§ Information shown:
((

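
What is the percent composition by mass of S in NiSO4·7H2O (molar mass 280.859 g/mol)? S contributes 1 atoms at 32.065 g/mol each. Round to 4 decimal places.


pct = 100 * (n_elem * M_elem) / M_total
mass_contribution = 1 * 32.065 = 32.065 g/mol
pct = 100 * 32.065 / 280.859
pct = 11.41676072 %, rounded to 4 dp:

11.4168 %


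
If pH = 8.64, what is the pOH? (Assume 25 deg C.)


At 25 deg C, pH + pOH = 14.
pOH = 14 - pH = 14 - 8.64
pOH = 5.36:

5.36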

))

§ Problem statement: Write out the whole listing again. Match it word for word.

§ Result of this exercise:
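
What is the percent composition by mass of S in NiSO4·7H2O (molar mass 280.859 g/mol)? S contributes 1 atoms at 32.065 g/mol each. Round to 4 decimal places.


pct = 100 * (n_elem * M_elem) / M_total
mass_contribution = 1 * 32.065 = 32.065 g/mol
pct = 100 * 32.065 / 280.859
pct = 11.41676072 %, rounded to 4 dp:

11.4168 %


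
If pH = 8.64, what is the pOH? (Assume 25 deg C.)


At 25 deg C, pH + pOH = 14.
pOH = 14 - pH = 14 - 8.64
pOH = 5.36:

5.36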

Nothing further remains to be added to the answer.